Collected data:
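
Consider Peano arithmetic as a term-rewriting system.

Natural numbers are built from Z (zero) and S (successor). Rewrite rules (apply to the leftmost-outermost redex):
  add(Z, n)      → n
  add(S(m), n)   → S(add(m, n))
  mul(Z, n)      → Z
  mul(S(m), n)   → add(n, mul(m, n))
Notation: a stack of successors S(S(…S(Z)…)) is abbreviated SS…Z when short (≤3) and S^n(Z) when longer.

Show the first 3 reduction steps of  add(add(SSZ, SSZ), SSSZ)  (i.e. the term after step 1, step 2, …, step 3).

Answer: after 3 steps: S(add(S(add(Z, SSZ)), SSSZ))

Working:
  start: add(add(SSZ, SSZ), SSSZ)
  [1] add(S(add(SZ, SSZ)), SSSZ)
  [2] S(add(add(SZ, SSZ), SSSZ))
  [3] S(add(S(add(Z, SSZ)), SSSZ))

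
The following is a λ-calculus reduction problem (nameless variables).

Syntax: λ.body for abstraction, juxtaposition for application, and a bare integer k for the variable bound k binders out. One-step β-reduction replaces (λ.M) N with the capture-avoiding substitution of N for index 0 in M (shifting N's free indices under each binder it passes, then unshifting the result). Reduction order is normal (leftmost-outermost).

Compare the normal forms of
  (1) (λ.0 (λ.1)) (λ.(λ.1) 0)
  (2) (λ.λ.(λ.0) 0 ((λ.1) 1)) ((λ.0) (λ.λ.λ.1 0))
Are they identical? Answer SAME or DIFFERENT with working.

Term A:
  start: (λ.0 (λ.1)) (λ.(λ.1) 0)
  [1] (λ.(λ.1) 0) (λ.λ.(λ.1) 0)
  [2] (λ.λ.λ.(λ.1) 0) (λ.λ.(λ.1) 0)
  [3] λ.λ.(λ.1) 0
  [4] λ.λ.0

Term B:
  start: (λ.λ.(λ.0) 0 ((λ.1) 1)) ((λ.0) (λ.λ.λ.1 0))
  [1] λ.(λ.0) 0 ((λ.1) ((λ.0) (λ.λ.λ.1 0)))
  [2] λ.0 ((λ.1) ((λ.0) (λ.λ.λ.1 0)))
  [3] λ.0 0

Answer: DIFFERENT — A ⇓ λ.λ.0, B ⇓ λ.0 0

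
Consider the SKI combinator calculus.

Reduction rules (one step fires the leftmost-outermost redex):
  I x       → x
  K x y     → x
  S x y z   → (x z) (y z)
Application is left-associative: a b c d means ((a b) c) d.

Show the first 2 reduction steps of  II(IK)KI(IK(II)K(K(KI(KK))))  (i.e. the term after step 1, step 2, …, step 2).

Answer: after 2 steps: IKKI(IK(II)K(K(KI(KK))))

Derivation:
  start: II(IK)KI(IK(II)K(K(KI(KK))))
  [1] I(IK)KI(IK(II)K(K(KI(KK))))
  [2] IKKI(IK(II)K(K(KI(KK))))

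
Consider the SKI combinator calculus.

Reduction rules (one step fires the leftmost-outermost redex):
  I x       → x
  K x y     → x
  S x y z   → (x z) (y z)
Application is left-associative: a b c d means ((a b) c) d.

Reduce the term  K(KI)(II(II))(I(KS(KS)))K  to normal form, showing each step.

Answer: normal form = K  (in 3 steps)

Reduction:
  start: K(KI)(II(II))(I(KS(KS)))K
  step 1: KI(I(KS(KS)))K
  step 2: IK
  step 3: K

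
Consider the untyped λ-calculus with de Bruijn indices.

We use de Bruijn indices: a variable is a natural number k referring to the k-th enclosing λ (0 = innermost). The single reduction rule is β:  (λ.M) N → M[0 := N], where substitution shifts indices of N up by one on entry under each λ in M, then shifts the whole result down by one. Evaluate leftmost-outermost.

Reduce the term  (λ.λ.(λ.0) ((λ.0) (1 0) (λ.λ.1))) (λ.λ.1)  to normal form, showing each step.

Answer: normal form = λ.0  (in 5 steps)

Working:
  start: (λ.λ.(λ.0) ((λ.0) (1 0) (λ.λ.1))) (λ.λ.1)
  [1] λ.(λ.0) ((λ.0) ((λ.λ.1) 0) (λ.λ.1))
  [2] λ.(λ.0) ((λ.λ.1) 0) (λ.λ.1)
  [3] λ.(λ.λ.1) 0 (λ.λ.1)
  [4] λ.(λ.1) (λ.λ.1)
  [5] λ.0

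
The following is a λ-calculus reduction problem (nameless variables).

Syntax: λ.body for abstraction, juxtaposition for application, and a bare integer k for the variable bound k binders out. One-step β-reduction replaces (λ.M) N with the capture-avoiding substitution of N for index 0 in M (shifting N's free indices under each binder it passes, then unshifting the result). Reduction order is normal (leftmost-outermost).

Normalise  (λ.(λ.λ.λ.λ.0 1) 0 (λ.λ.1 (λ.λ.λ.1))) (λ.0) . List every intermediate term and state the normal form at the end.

  start: (λ.(λ.λ.λ.λ.0 1) 0 (λ.λ.1 (λ.λ.λ.1))) (λ.0)
  [1] (λ.λ.λ.λ.0 1) (λ.0) (λ.λ.1 (λ.λ.λ.1))
  [2] (λ.λ.λ.0 1) (λ.λ.1 (λ.λ.λ.1))
  [3] λ.λ.0 1

Answer: normal form = λ.λ.0 1  (in 3 steps)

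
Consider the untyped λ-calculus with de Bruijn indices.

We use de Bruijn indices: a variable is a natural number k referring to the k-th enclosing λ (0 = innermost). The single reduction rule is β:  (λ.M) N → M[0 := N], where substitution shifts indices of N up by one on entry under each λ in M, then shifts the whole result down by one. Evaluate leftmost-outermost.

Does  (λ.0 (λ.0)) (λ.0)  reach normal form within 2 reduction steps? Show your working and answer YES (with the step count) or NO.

Answer: YES — reaches normal form λ.0 in 2 ≤ 2 steps

Working:
  start: (λ.0 (λ.0)) (λ.0)
  →1  (λ.0) (λ.0)
  →2  λ.0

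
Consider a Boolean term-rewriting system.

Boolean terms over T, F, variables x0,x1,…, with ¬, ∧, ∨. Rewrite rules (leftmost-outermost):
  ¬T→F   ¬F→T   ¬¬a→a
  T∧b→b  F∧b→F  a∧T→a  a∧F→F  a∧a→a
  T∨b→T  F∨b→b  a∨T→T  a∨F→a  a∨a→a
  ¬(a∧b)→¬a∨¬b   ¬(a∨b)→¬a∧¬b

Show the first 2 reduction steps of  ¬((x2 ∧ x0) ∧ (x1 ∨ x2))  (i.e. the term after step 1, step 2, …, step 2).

  start: ¬((x2 ∧ x0) ∧ (x1 ∨ x2))
  [1] ¬(x2 ∧ x0) ∨ ¬(x1 ∨ x2)
  [2] (¬x2 ∨ ¬x0) ∨ ¬(x1 ∨ x2)

Answer: after 2 steps: (¬x2 ∨ ¬x0) ∨ ¬(x1 ∨ x2)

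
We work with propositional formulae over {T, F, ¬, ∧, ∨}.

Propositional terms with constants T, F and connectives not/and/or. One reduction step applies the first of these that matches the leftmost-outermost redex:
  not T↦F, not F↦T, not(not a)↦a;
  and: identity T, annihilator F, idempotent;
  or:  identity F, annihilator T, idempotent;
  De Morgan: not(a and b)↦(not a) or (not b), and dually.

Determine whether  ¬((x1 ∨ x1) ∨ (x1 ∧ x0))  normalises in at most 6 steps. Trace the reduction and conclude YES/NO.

  start: ¬((x1 ∨ x1) ∨ (x1 ∧ x0))
  →1  ¬(x1 ∨ x1) ∧ ¬(x1 ∧ x0)
  →2  (¬x1 ∧ ¬x1) ∧ ¬(x1 ∧ x0)
  →3  ¬x1 ∧ ¬(x1 ∧ x0)
  →4  ¬x1 ∧ (¬x1 ∨ ¬x0)

Answer: YES — reaches normal form ¬x1 ∧ (¬x1 ∨ ¬x0) in 4 ≤ 6 steps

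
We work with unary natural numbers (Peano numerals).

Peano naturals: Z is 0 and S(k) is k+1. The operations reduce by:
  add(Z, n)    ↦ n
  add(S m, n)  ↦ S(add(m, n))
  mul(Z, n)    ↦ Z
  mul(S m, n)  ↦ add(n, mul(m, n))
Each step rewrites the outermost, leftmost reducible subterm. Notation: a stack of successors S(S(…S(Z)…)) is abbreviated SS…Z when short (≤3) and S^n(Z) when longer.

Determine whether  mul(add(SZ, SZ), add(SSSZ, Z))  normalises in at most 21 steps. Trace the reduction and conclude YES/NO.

  start: mul(add(SZ, SZ), add(SSSZ, Z))
  step 1: mul(S(add(Z, SZ)), add(SSSZ, Z))
  step 2: add(add(SSSZ, Z), mul(add(Z, SZ), add(SSSZ, Z)))
  step 3: add(S(add(SSZ, Z)), mul(add(Z, SZ), add(SSSZ, Z)))
  step 4: S(add(add(SSZ, Z), mul(add(Z, SZ), add(SSSZ, Z))))
  step 5: S(add(S(add(SZ, Z)), mul(add(Z, SZ), add(SSSZ, Z))))
  step 6: S(S(add(add(SZ, Z), mul(add(Z, SZ), add(SSSZ, Z)))))
  step 7: S(S(add(S(add(Z, Z)), mul(add(Z, SZ), add(SSSZ, Z)))))
  step 8: S(S(S(add(add(Z, Z), mul(add(Z, SZ), add(SSSZ, Z))))))
  step 9: S(S(S(add(Z, mul(add(Z, SZ), add(SSSZ, Z))))))
  step 10: S(S(S(mul(add(Z, SZ), add(SSSZ, Z)))))
  step 11: S(S(S(mul(SZ, add(SSSZ, Z)))))
  step 12: S(S(S(add(add(SSSZ, Z), mul(Z, add(SSSZ, Z))))))
  step 13: S(S(S(add(S(add(SSZ, Z)), mul(Z, add(SSSZ, Z))))))
  step 14: S(S(S(S(add(add(SSZ, Z), mul(Z, add(SSSZ, Z)))))))
  step 15: S(S(S(S(add(S(add(SZ, Z)), mul(Z, add(SSSZ, Z)))))))
  step 16: S(S(S(S(S(add(add(SZ, Z), mul(Z, add(SSSZ, Z))))))))
  step 17: S(S(S(S(S(add(S(add(Z, Z)), mul(Z, add(SSSZ, Z))))))))
  step 18: S(S(S(S(S(S(add(add(Z, Z), mul(Z, add(SSSZ, Z)))))))))
  step 19: S(S(S(S(S(S(add(Z, mul(Z, add(SSSZ, Z)))))))))
  step 20: S(S(S(S(S(S(mul(Z, add(SSSZ, Z))))))))
  step 21: S^6(Z)

Answer: YES — reaches normal form S^6(Z) in 21 ≤ 21 steps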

▶ _WORK TASK_:
Search the data above for the word "identity", then gather each line in which it appears.

▶ _WRITTEN ANSWER_:
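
  and: identity T, annihilator F, idempotent;
  or:  identity F, annihilator T, idempotent;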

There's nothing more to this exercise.